━━━ Extracted entries

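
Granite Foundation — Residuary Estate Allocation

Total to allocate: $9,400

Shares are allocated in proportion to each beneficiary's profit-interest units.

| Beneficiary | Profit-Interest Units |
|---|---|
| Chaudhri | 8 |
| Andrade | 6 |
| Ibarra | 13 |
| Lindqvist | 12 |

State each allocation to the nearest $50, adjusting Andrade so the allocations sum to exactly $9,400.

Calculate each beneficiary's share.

Chaudhri: $1,950; Andrade: $1,400; Ibarra: $3,150; Lindqvist: $2,900

Profit-interest units total: 39.
Pro-rata amounts: Chaudhri 8/39 × $9,400 = 1,928.21; Andrade 6/39 × $9,400 = 1,446.15; Ibarra 13/39 × $9,400 = 3,133.33; Lindqvist 12/39 × $9,400 = 2,892.31.
Rounded to nearest $50: Chaudhri $1,950; Andrade $1,450; Ibarra $3,150; Lindqvist $2,900. Sum = $9,450.
Difference $9,400 − $9,450 = −$50 applied to Andrade: Andrade becomes $1,400.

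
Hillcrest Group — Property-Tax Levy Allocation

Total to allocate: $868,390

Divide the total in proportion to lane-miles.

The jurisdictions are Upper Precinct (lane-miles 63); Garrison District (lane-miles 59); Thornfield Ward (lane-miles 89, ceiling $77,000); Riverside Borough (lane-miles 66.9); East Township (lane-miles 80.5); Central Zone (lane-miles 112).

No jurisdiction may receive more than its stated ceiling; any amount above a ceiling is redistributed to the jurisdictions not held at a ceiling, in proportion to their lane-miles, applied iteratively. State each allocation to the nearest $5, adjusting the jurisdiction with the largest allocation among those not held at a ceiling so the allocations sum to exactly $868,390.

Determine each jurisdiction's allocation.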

━━━━━━

▶ _Goal of the exercise_:
Each line above with the string "exactly" should be reported in full.

▶ _Answer below_:
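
State each allocation to the nearest $50, adjusting Andrade so the allocations sum to exactly $9,400.
No jurisdiction may receive more than its stated ceiling; any amount above a ceiling is redistributed to the jurisdictions not held at a ceiling, in proportion to their lane-miles, applied iteratively. State each allocation to the nearest $5, adjusting the jurisdiction with the largest allocation among those not held at a ceiling so the allocations sum to exactly $868,390.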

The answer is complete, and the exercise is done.